> _REQUIREMENT_: Reproduce exactly, with no other output, every line of the data below from the line containing "A paintball is fired from a" to the end, inclusive.

> _MATERIAL SHOWN_:
- - - -

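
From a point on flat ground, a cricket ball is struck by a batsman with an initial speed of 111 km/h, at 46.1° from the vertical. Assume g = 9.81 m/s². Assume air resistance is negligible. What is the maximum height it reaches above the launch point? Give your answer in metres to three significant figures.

Convert: 111 km/h = 111/3.6 = 30.83 m/s.
Components: vₓ = 30.83 sin 46.1° = 22.22 m/s, v_y0 = 30.83 cos 46.1° = 21.38 m/s.
At the apex v_y = 0, so H = v_y0²/(2g) = 21.38²/19.62 = 23.30 m.

23.3 m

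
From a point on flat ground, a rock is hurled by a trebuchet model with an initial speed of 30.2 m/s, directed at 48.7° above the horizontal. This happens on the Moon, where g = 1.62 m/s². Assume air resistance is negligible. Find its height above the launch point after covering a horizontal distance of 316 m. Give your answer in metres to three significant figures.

156 m

Components: vₓ = 30.20 cos 48.7° = 19.93 m/s, v_y0 = 30.20 sin 48.7° = 22.69 m/s.
x = vₓ t ⇒ t = 316/19.93 = 15.85 s.
Height: y = v_y0 t − ½ g t² = 22.69 × 15.85 − 0.8100 × 15.85² = 359.7 − 203.6 = 156.1 m.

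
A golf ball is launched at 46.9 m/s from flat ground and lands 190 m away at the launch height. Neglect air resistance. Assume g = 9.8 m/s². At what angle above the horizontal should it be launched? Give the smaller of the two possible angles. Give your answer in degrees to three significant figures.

Level-ground range R = v₀² sin(2θ)/g ⇒ sin(2θ) = gR/v₀² = 9.80 × 190 / 46.9² = 0.8465.
2θ = 57.83° or 180° − 57.83° = 122.2°, so θ = 28.92° or 61.08°.
The smaller angle is 28.92°.

28.9°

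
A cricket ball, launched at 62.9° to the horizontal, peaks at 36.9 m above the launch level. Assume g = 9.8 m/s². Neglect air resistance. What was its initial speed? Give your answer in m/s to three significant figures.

30.2 m/s

At the peak v_y = 0, so v_y0 = √(2gH) = √(2 × 9.80 × 36.9) = 26.89 m/s.
v_y0 = v₀ sin θ ⇒ v₀ = 26.89 / sin 62.9° = 30.21 m/s.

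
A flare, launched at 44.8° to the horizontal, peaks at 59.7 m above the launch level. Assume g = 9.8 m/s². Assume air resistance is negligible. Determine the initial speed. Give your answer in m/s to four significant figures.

48.55 m/s

At the peak v_y = 0, so v_y0 = √(2gH) = √(2 × 9.80 × 59.7) = 34.21 m/s.
v_y0 = v₀ sin θ ⇒ v₀ = 34.21 / sin 44.8° = 48.55 m/s.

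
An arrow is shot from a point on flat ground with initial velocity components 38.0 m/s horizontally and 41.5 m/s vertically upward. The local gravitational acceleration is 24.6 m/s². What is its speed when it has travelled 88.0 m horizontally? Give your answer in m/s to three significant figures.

Time to reach x = 88.0 m: t = x/vₓ = 88.0/38.00 = 2.316 s.
Vertical velocity there: v_y = v_y0 − g t = 41.50 − 24.6 × 2.316 = −15.47 m/s.
Speed: √(vₓ² + v_y²) = √(38.00² + 15.47²) = 41.03 m/s.

41.0 m/s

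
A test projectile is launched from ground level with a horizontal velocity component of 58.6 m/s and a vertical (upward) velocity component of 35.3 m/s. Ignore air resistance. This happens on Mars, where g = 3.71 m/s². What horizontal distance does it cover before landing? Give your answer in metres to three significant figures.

1120 m

Flight time T = 2 v_y0 / g = 19.03 s.
Range: R = vₓ T = 58.60 × 19.03 = 1115 m.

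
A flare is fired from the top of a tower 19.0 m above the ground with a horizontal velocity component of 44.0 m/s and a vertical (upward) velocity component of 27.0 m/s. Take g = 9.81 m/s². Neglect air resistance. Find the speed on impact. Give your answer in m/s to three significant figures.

With up positive and y = 0 at the ground: y(t) = 19.0 + (27.00) t − 4.905 t². Setting y = 0 and taking the positive root: t = [27.00 + √(27.00² + 2·9.81·19.0)] / 9.81 = (27.00 + 33.19) / 9.81 = 6.136 s.
Vertical velocity at impact: v_y = v_y0 − g t = 27.00 − 9.81 × 6.136 = −33.19 m/s.
Speed: |v| = √(vₓ² + v_y²) = √(44.00² + 33.19²) = 55.12 m/s.

55.1 m/s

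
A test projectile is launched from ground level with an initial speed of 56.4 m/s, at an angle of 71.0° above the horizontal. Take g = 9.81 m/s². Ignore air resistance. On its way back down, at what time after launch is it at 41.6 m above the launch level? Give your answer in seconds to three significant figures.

vₓ = 56.40 cos 71.0° = 18.36 m/s; v_y0 = 56.40 sin 71.0° = 53.33 m/s.
Set y = v_y0 t − ½ g t² = 41.6: 4.905 t² − 53.33 t + 41.6 = 0.
t = [53.33 ± √(53.33² − 2·9.81·41.6)] / 9.81 = (53.33 ± 45.03) / 9.81, so t = 0.8459 s or t = 10.03 s.
The descending-branch root is 10.03 s.

10.0 s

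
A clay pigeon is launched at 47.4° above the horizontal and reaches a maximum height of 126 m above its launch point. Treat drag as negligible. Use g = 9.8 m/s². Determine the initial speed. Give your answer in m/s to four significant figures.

At the peak v_y = 0, so v_y0 = √(2gH) = √(2 × 9.80 × 126) = 49.70 m/s.
v_y0 = v₀ sin θ ⇒ v₀ = 49.70 / sin 47.4° = 67.51 m/s.

67.51 m/s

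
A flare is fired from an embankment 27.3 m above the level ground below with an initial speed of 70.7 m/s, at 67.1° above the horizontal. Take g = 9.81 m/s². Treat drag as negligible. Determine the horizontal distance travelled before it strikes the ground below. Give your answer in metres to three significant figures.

Resolve: vₓ = 70.70 cos 67.1° = 27.51 m/s and v_y0 = 70.70 sin 67.1° = 65.13 m/s.
The projectile lands when y = 27.3 + (65.13) t − ½·9.81·t² = 0. Positive root: t = (65.13 + √(65.13² + 2·9.81·27.3)) / 9.81 = (65.13 + 69.12) / 9.81 = 13.68 s.
Horizontal distance: R = vₓ t = 27.51 × 13.68 = 376.5 m.

376 m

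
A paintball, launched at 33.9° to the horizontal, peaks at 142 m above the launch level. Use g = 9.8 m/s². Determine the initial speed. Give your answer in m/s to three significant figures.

94.6 m/s

At the peak v_y = 0, so v_y0 = √(2gH) = √(2 × 9.80 × 142) = 52.76 m/s.
v_y0 = v₀ sin θ ⇒ v₀ = 52.76 / sin 33.9° = 94.59 m/s.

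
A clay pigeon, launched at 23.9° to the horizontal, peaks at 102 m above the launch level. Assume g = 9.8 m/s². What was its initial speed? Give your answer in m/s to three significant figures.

At the peak v_y = 0, so v_y0 = √(2gH) = √(2 × 9.80 × 102) = 44.71 m/s.
v_y0 = v₀ sin θ ⇒ v₀ = 44.71 / sin 23.9° = 110.4 m/s.

110 m/s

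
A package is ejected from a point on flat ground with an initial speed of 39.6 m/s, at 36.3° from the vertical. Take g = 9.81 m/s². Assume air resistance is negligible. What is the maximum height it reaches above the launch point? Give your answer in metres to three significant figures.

51.9 m

vₓ = 39.60 sin 36.3° = 23.44 m/s; v_y0 = 39.60 cos 36.3° = 31.91 m/s.
Maximum height: H = v_y0² / (2g) = 31.91² / (2 × 9.81) = 51.91 m.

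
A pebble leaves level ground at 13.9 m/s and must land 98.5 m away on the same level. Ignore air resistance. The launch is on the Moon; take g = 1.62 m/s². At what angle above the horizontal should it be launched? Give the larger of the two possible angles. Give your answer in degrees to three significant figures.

62.2°

R = v₀² sin 2θ / g gives sin 2θ = gR/v₀² = 1.62·98.5/13.9² = 0.8259.
2θ = 55.68° or 180° − 55.68° = 124.3°, so θ = 27.84° or 62.16°.
The larger angle is 62.16°.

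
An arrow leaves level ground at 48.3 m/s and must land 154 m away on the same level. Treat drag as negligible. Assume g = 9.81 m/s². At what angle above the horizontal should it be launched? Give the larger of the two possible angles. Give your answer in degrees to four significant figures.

Level-ground range R = v₀² sin(2θ)/g ⇒ sin(2θ) = gR/v₀² = 9.81 × 154 / 48.3² = 0.6476.
2θ = 40.36° or 180° − 40.36° = 139.6°, so θ = 20.18° or 69.82°.
The larger angle is 69.82°.

69.82°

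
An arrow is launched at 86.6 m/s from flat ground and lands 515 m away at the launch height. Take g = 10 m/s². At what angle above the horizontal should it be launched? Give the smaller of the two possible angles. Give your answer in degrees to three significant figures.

R = v₀² sin 2θ / g gives sin 2θ = gR/v₀² = 10.0·515/86.6² = 0.6867.
2θ = 43.37° or 180° − 43.37° = 136.6°, so θ = 21.68° or 68.32°.
The smaller angle is 21.68°.

21.7°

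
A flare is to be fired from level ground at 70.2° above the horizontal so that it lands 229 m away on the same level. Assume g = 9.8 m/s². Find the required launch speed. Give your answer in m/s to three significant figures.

59.3 m/s

From R = (v₀² / g) sin 2θ: v₀ = √(gR / sin 2θ).
v₀ = √(9.80 × 229 / sin 140.4°) = √(2244 / 0.6374) = √3520.7 = 59.34 m/s.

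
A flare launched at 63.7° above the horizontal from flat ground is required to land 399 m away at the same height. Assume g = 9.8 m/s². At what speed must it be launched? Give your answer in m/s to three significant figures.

70.2 m/s

On level ground R = v₀² sin 2θ / g ⇒ v₀ = √(gR / sin 2θ).
v₀ = √(9.80 × 399 / sin 127.4°) = √(3910 / 0.7944) = √4922.1 = 70.16 m/s.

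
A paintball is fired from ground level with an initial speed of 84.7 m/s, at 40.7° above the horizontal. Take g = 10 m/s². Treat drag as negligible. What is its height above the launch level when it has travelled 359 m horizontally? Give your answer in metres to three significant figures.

Resolve: vₓ = 84.70 cos 40.7° = 64.21 m/s and v_y0 = 84.70 sin 40.7° = 55.23 m/s.
x = vₓ t ⇒ t = 359/64.21 = 5.591 s.
Height: y = v_y0 t − ½ g t² = 55.23 × 5.591 − 5.000 × 5.591² = 308.8 − 156.3 = 152.5 m.

153 m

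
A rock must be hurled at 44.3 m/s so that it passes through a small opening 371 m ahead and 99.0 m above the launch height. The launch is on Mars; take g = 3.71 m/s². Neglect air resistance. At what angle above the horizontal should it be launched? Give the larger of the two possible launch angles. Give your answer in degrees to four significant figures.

Trajectory: y = x tanθ − g x² (1 + tan²θ)/(2v₀²). With x = 371, y = 99.0, v₀ = 44.3, g = 3.71:
130.1 tan²θ − 371 tanθ + (229.1) = 0.
tanθ = [371 ± √(371² − 4 × 130.1 × (229.1))] / (2 × 130.1) = (371 ± 135.7) / 260.2, giving tanθ = 0.9043 or 1.947.
θ = 42.12° or 62.82°; the larger is 62.82°.

62.82°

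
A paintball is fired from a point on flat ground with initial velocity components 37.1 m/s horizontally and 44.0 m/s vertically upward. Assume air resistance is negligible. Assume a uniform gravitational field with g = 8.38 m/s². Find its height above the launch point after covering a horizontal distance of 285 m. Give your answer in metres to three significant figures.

Time to reach x = 285 m: t = x/vₓ = 285/37.10 = 7.682 s.
Height: y = v_y0 t − ½ g t² = 44.00 × 7.682 − 4.190 × 7.682² = 338.0 − 247.3 = 90.74 m.

90.7 m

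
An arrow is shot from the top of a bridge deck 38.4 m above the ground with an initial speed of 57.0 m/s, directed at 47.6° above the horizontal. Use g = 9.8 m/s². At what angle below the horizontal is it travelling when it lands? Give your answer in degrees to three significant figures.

Components: vₓ = 57.00 cos 47.6° = 38.44 m/s, v_y0 = 57.00 sin 47.6° = 42.09 m/s.
With up positive and y = 0 at the ground: y(t) = 38.4 + (42.09) t − 4.900 t². Setting y = 0 and taking the positive root: t = [42.09 + √(42.09² + 2·9.80·38.4)] / 9.80 = (42.09 + 50.24) / 9.80 = 9.422 s.
At impact: v_y = v_y0 − g t = −50.24 m/s; vₓ = 38.44 m/s.
Angle below horizontal: arctan(|v_y|/vₓ) = arctan(50.24/38.44) = 52.58°.

52.6°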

- - - -

> _RESULT OF THIS EXERCISE_:
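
A paintball is fired from a point on flat ground with initial velocity components 37.1 m/s horizontally and 44.0 m/s vertically upward. Assume air resistance is negligible. Assume a uniform gravitational field with g = 8.38 m/s². Find its height above the launch point after covering a horizontal distance of 285 m. Give your answer in metres to three significant figures.

Time to reach x = 285 m: t = x/vₓ = 285/37.10 = 7.682 s.
Height: y = v_y0 t − ½ g t² = 44.00 × 7.682 − 4.190 × 7.682² = 338.0 − 247.3 = 90.74 m.

90.7 m

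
An arrow is shot from the top of a bridge deck 38.4 m above the ground with an initial speed of 57.0 m/s, directed at 47.6° above the horizontal. Use g = 9.8 m/s². At what angle below the horizontal is it travelling when it lands? Give your answer in degrees to three significant figures.

Components: vₓ = 57.00 cos 47.6° = 38.44 m/s, v_y0 = 57.00 sin 47.6° = 42.09 m/s.
With up positive and y = 0 at the ground: y(t) = 38.4 + (42.09) t − 4.900 t². Setting y = 0 and taking the positive root: t = [42.09 + √(42.09² + 2·9.80·38.4)] / 9.80 = (42.09 + 50.24) / 9.80 = 9.422 s.
At impact: v_y = v_y0 − g t = −50.24 m/s; vₓ = 38.44 m/s.
Angle below horizontal: arctan(|v_y|/vₓ) = arctan(50.24/38.44) = 52.58°.

52.6°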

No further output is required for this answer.